**Problem requirements:** Return exactly those lines of the material below that fall between the line holding "Initial concentrations: [D]₀" and the line holding "(1) change container volume by factor 1.25", inclusive.

**Input records:**
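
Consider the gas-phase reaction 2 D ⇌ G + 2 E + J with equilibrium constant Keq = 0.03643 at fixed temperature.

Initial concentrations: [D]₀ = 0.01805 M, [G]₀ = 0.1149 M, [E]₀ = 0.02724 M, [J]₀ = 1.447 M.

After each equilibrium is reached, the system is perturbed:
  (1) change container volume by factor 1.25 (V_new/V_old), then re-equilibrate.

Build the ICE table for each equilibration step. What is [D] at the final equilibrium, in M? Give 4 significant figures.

Q₀ = 0.3787 vs Keq = 0.03643 ⇒ Q>K, reverse
Step 1:
                   D          G          E          J
  Initial    0.01805     0.1149    0.02724      1.447
  Change      0.0125  -0.006251    -0.0125  -0.006251
  Equil      0.03055     0.1086    0.01474      1.441
  solve Keq expr → x = -0.006251; check Q = 0.03643
Then change container volume by factor 1.25 (V_new/V_old).
Step 2:
                   D          G          E          J
  Initial    0.02444    0.08692    0.01179      1.153
  Change   -0.001792 8.9599e-04   0.001792 8.9599e-04
  Equil      0.02265    0.08782    0.01358      1.153
  solve Keq expr → x = 8.9599e-04; check Q = 0.03643

[D]_eq = 0.02265 M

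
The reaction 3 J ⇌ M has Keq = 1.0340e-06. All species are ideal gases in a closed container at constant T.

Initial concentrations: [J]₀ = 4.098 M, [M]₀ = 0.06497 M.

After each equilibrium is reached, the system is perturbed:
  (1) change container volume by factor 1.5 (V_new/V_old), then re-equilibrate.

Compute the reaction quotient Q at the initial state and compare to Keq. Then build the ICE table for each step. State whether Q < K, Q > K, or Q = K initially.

Q₀ = 9.4405e-04; Q > K (proceeds reverse)

Q₀ = 9.4405e-04 vs Keq = 1.0340e-06 ⇒ Q>K, reverse
Step 1:
                   J          M
  I            4.098    0.06497
  C           0.1947   -0.06489
  E            4.293 8.1790e-05
  solve Keq expr → x = -0.06489; check Q = 1.0340e-06
Then change container volume by factor 1.5 (V_new/V_old).
Step 2:
                   J          M
  I            2.862 5.4527e-05
  C       9.0871e-05 -3.0290e-05
  E            2.862 2.4236e-05
  solve Keq expr → x = -3.0290e-05; check Q = 1.0340e-06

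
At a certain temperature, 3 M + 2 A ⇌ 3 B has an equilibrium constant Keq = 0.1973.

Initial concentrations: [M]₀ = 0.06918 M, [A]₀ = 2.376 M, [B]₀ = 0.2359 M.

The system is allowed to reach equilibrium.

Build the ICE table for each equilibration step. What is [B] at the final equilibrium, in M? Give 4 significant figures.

Q₀ = 7.023 vs Keq = 0.1973 ⇒ Q>K, reverse
Step 1:
                    M           A           B
  init        0.06918       2.376      0.2359
  Δ            0.0795       0.053     -0.0795
  eq           0.1487       2.429      0.1564
  solve Keq expr → x = -0.0265; check Q = 0.1973

[B]_eq = 0.1564 M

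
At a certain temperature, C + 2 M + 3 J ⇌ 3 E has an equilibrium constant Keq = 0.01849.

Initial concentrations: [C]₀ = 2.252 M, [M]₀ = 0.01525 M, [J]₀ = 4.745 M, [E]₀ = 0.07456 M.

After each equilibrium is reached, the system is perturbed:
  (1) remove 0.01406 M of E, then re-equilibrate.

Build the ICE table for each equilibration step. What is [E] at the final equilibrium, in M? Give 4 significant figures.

[E]_eq = 0.07012 M

Q₀ = 0.007408 vs Keq = 0.01849 ⇒ Q<K, forward
Step 1:
                  C         M         J         E
  init        2.252   0.01525     4.745   0.07456
  Δ       -0.002146 -0.004293 -0.006439  0.006439
  eq           2.25   0.01096     4.739     0.081
  solve Keq expr → x = 0.002146; check Q = 0.01849
Then remove 0.01406 M of E.
Step 2:
                  C         M         J         E
  init         2.25   0.01096     4.739   0.06694
  Δ        -0.00106 -0.002121 -0.003181  0.003181
  eq          2.249  0.008837     4.735   0.07012
  solve Keq expr → x = 0.00106; check Q = 0.01849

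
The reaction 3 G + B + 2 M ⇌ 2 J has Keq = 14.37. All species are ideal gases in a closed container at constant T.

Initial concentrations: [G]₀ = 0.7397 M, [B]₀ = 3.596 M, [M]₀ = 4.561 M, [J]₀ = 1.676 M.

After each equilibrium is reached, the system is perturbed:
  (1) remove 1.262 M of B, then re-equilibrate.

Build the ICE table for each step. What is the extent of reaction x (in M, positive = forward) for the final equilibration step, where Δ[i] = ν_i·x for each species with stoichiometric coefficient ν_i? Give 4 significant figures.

Q₀ = 0.09278 vs Keq = 14.37 ⇒ Q<K, forward
Step 1:
                  G         B         M         J
  I          0.7397     3.596     4.561     1.676
  C         -0.5694   -0.1898   -0.3796    0.3796
  E          0.1703     3.406     4.181     2.056
  solve Keq expr → x = 0.1898; check Q = 14.37
Then remove 1.262 M of B.
Step 2:
                  G         B         M         J
  I          0.1703     2.144     4.181     2.056
  C         0.02645  0.008815   0.01763  -0.01763
  E          0.1967     2.153     4.199     2.038
  solve Keq expr → x = -0.008815; check Q = 14.37

x = -0.008815 M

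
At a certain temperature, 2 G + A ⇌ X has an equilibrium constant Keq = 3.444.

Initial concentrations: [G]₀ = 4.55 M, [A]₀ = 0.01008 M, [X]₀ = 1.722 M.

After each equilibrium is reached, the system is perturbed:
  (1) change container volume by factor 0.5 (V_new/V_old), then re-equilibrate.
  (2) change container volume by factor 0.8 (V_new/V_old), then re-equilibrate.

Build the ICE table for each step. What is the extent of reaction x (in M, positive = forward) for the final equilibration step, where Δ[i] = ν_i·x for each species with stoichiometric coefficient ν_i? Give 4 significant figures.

x = 0.005435 M

Q₀ = 8.252 vs Keq = 3.444 ⇒ Q>K, reverse
Step 1:
                   G          A          X
  I             4.55    0.01008      1.722
  C          0.02719     0.0136    -0.0136
  E            4.577    0.02368      1.708
  solve Keq expr → x = -0.0136; check Q = 3.444
Then change container volume by factor 0.5 (V_new/V_old).
Step 2:
                   G          A          X
  I            9.154    0.04735      3.417
  C         -0.07042   -0.03521    0.03521
  E            9.084    0.01215      3.452
  solve Keq expr → x = 0.03521; check Q = 3.444
Then change container volume by factor 0.8 (V_new/V_old).
Step 3:
                   G          A          X
  I            11.35    0.01518      4.315
  C         -0.01087  -0.005435   0.005435
  E            11.34   0.009748       4.32
  solve Keq expr → x = 0.005435; check Q = 3.444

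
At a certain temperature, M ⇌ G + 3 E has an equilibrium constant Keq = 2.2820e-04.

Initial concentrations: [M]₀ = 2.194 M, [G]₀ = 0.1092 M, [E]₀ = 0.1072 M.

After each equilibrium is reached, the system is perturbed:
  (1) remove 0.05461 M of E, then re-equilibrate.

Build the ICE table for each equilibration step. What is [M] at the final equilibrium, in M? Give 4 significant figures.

Q₀ = 6.1316e-05 vs Keq = 2.2820e-04 ⇒ Q<K, forward
Step 1:
                   M          G          E
  Initial      2.194     0.1092     0.1072
  Change    -0.01691    0.01691    0.05074
  Equil        2.177     0.1261     0.1579
  solve Keq expr → x = 0.01691; check Q = 2.2820e-04
Then remove 0.05461 M of E.
Step 2:
                   M          G          E
  Initial      2.177     0.1261     0.1033
  Change    -0.01602    0.01602    0.04806
  Equil        2.161     0.1421     0.1514
  solve Keq expr → x = 0.01602; check Q = 2.2820e-04

[M]_eq = 2.161 M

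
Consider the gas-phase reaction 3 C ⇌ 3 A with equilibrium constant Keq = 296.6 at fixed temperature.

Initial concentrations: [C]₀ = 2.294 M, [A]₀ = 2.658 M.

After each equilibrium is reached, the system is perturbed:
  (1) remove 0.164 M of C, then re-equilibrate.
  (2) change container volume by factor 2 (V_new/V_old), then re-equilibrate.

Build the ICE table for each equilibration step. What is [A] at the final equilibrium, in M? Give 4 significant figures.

Q₀ = 1.556 vs Keq = 296.6 ⇒ Q<K, forward
Step 1:
                  C         A
  init        2.294     2.658
  Δ          -1.648     1.648
  eq         0.6457     4.306
  solve Keq expr → x = 0.5494; check Q = 296.6
Then remove 0.164 M of C.
Step 2:
                  C         A
  init       0.4817     4.306
  Δ          0.1426   -0.1426
  eq         0.6243     4.164
  solve Keq expr → x = -0.04754; check Q = 296.6
Then change container volume by factor 2 (V_new/V_old).
Step 3:
                  C         A
  init       0.3122     2.082
  Δ               0         0
  eq         0.3122     2.082
  solve Keq expr → x = 0; check Q = 296.6

[A]_eq = 2.082 M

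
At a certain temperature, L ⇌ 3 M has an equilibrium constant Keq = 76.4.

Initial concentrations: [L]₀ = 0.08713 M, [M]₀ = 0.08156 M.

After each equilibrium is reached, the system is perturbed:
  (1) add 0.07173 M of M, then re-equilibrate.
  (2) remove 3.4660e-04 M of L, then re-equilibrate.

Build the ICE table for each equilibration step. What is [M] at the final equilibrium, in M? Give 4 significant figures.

Q₀ = 0.006227 vs Keq = 76.4 ⇒ Q<K, forward
Step 1:
                    L           M
  init        0.08713     0.08156
  Δ          -0.08661      0.2598
  eq       5.2078e-04      0.3414
  solve Keq expr → x = 0.08661; check Q = 76.4
Then add 0.07173 M of M.
Step 2:
                    L           M
  init     5.2078e-04      0.4131
  Δ        3.9417e-04   -0.001182
  eq       9.1494e-04      0.4119
  solve Keq expr → x = -3.9417e-04; check Q = 76.4
Then remove 3.4660e-04 M of L.
Step 3:
                    L           M
  init     5.6834e-04      0.4119
  Δ        3.3982e-04   -0.001019
  eq       9.0817e-04      0.4109
  solve Keq expr → x = -3.3982e-04; check Q = 76.4

[M]_eq = 0.4109 M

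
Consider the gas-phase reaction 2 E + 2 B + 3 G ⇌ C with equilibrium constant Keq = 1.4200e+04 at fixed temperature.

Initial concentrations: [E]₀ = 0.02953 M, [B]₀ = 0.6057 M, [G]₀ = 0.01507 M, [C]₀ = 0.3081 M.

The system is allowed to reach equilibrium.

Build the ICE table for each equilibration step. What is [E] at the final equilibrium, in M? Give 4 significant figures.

Q₀ = 2.8139e+08 vs Keq = 1.4200e+04 ⇒ Q>K, reverse
Step 1:
                   E          B          G          C
  Initial    0.02953     0.6057    0.01507     0.3081
  Change     0.08558    0.08558     0.1284   -0.04279
  Equil       0.1151     0.6913     0.1434     0.2653
  solve Keq expr → x = -0.04279; check Q = 1.4200e+04

[E]_eq = 0.1151 M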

**Task solution:**
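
Initial concentrations: [D]₀ = 0.01805 M, [G]₀ = 0.1149 M, [E]₀ = 0.02724 M, [J]₀ = 1.447 M.

After each equilibrium is reached, the system is perturbed:
  (1) change container volume by factor 1.25 (V_new/V_old), then re-equilibrate.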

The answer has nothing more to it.